### Stored data entries

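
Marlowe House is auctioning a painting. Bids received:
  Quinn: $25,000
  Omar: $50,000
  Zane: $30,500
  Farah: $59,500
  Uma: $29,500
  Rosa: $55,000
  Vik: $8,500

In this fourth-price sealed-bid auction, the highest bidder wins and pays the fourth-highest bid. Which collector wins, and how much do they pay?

Sorting bids: 59,500 (Farah) > 55,000 (Rosa) > 50,000 (Omar) > 30,500 (Zane) > 29,500 (Uma) > 25,000 (Quinn) > …
Farah wins; payment is bid #4 in the ranking = $30,500.

Farah pays $30,500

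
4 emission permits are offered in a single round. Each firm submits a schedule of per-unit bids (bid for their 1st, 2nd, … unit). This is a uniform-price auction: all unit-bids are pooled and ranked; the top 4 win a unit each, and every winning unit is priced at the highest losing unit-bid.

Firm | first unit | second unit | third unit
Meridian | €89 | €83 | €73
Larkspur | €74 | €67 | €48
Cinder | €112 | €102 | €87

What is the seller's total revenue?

Merging the schedules and taking the best 4: 112 (Cinder-1), 102 (Cinder-2), 89 (Meridian-1), 87 (Cinder-3)
Highest rejected unit-bid = €83.
Allocation: Cinder 3, Meridian 1. Every unit priced at €83.
Revenue = 4 × 83 = €332.

Total revenue: €332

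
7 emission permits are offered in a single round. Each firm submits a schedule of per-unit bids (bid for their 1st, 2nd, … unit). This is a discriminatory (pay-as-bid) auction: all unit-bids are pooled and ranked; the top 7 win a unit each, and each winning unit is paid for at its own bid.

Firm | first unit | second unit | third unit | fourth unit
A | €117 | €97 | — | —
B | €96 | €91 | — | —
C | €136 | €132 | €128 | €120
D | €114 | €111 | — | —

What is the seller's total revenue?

Total revenue: €858

Pooled unit-bids ranked (top 7): 136 (C-1), 132 (C-2), 128 (C-3), 120 (C-4), 117 (A-1), 114 (D-1), 111 (D-2)
Next rejected bid: €97 (not a price — pay-as-bid).
Each winning unit pays its own bid.
Revenue = 136 + 132 + 128 + 120 + 117 + 114 + 111 = €858.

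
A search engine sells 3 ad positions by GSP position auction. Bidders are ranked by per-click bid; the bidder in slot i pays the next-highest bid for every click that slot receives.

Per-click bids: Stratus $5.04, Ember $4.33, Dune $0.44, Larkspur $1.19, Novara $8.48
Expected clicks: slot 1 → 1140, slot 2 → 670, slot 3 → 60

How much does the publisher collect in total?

Per-click bids in order: $8.48 (Novara) > $5.04 (Stratus) > $4.33 (Ember) > $1.19 (Larkspur) > …
Slot 1: Novara pays $5.04 × 1140 = $5745.60
Slot 2: Stratus pays $4.33 × 670 = $2901.10
Slot 3: Ember pays $1.19 × 60 = $71.40
Total = $8718.10

Total revenue: $8718.10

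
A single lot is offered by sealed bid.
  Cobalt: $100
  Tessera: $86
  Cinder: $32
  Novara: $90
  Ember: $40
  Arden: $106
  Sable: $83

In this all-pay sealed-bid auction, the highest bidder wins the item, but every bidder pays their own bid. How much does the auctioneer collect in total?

Total revenue: $537

Bids in order: 106 (Arden) > 100 (Cobalt) > 90 (Novara) > 86 (Tessera) > 83 (Sable) > 40 (Ember) > …
Every bidder forfeits their bid regardless of winning.
Revenue = 100 + 86 + 32 + 90 + 40 + 106 + 83 = $537.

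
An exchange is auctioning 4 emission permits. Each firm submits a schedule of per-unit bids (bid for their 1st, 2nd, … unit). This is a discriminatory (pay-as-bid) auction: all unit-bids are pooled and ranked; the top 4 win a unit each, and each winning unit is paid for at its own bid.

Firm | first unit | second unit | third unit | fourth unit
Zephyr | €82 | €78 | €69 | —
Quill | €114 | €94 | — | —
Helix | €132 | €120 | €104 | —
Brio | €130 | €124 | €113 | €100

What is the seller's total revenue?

All unit-bids, highest first — top 4: 132 (Helix-1), 130 (Brio-1), 124 (Brio-2), 120 (Helix-2)
Next rejected bid: €114 (not a price — pay-as-bid).
Each winning unit pays its own bid.
Revenue = 132 + 130 + 124 + 120 = €506.

Total revenue: €506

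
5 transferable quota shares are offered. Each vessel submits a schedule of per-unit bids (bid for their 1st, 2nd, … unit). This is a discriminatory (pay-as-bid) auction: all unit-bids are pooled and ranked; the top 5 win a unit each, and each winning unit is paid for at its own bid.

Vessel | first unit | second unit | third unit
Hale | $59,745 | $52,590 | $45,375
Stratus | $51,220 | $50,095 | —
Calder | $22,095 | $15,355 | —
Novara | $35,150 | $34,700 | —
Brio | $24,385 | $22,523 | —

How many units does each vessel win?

Hale 3, Stratus 2

Merging the schedules and taking the best 5: 59,745 (Hale-1), 52,590 (Hale-2), 51,220 (Stratus-1), 50,095 (Stratus-2), 45,375 (Hale-3)
Next rejected bid: $35,150 (not a price — pay-as-bid).
Allocation: Hale 3, Stratus 2.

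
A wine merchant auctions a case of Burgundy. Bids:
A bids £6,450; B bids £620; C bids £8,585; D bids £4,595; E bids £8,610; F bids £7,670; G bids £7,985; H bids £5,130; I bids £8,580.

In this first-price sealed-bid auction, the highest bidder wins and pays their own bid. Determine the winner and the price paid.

Bids in order: 8,610 (E) > 8,585 (C) > 8,580 (I) > 7,985 (G) > 7,670 (F) > 6,450 (A) > …
E is highest → pays own bid, £8,610.

E pays £8,610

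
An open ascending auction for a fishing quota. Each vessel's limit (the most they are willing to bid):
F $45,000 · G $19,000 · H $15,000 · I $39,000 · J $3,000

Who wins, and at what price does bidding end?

F wins at $39,000

Sorting limits: 45,000 (F) > 39,000 (I) > 19,000 (G) > 15,000 (H) > 3,000 (J)
Once the price passes $39,000, only F is left; the hammer falls at I's limit of $39,000.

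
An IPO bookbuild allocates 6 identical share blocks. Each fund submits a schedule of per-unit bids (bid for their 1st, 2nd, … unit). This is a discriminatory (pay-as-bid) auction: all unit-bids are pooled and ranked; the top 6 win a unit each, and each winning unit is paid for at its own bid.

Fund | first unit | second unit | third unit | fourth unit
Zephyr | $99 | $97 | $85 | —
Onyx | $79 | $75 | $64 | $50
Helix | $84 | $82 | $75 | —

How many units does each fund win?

All unit-bids, highest first — top 6: 99 (Zephyr-1), 97 (Zephyr-2), 85 (Zephyr-3), 84 (Helix-1), 82 (Helix-2), 79 (Onyx-1)
Next rejected bid: $75 (not a price — pay-as-bid).
Allocation: Helix 2, Onyx 1, Zephyr 3.

Helix 2, Onyx 1, Zephyr 3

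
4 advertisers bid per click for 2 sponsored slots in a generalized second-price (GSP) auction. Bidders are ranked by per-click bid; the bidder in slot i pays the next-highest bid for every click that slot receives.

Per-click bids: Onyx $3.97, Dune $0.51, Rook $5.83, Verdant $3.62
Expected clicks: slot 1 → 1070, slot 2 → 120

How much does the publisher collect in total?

Sorting advertisers: $5.83 (Rook) > $3.97 (Onyx) > $3.62 (Verdant) > …
Slot 1: Rook pays $3.97 × 1070 = $4247.90
Slot 2: Onyx pays $3.62 × 120 = $434.40
Total = $4682.30

Total revenue: $4682.30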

### Problem to work on
Write out exactly the lines above from the line with "Calder | $22,095 | $15,355 | —" through the line with "F $45,000 ·", both of them included, and leave out all other lines.

### Task output
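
Calder | $22,095 | $15,355 | —
Novara | $35,150 | $34,700 | —
Brio | $24,385 | $22,523 | —

How many units does each vessel win?

Hale 3, Stratus 2

Merging the schedules and taking the best 5: 59,745 (Hale-1), 52,590 (Hale-2), 51,220 (Stratus-1), 50,095 (Stratus-2), 45,375 (Hale-3)
Next rejected bid: $35,150 (not a price — pay-as-bid).
Allocation: Hale 3, Stratus 2.

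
A wine merchant auctions a case of Burgundy. Bids:
A bids £6,450; B bids £620; C bids £8,585; D bids £4,595; E bids £8,610; F bids £7,670; G bids £7,985; H bids £5,130; I bids £8,580.

In this first-price sealed-bid auction, the highest bidder wins and pays their own bid. Determine the winner and the price paid.

Bids in order: 8,610 (E) > 8,585 (C) > 8,580 (I) > 7,985 (G) > 7,670 (F) > 6,450 (A) > …
E is highest → pays own bid, £8,610.

E pays £8,610

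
An open ascending auction for a fishing quota. Each vessel's limit (the most they are willing to bid):
F $45,000 · G $19,000 · H $15,000 · I $39,000 · J $3,000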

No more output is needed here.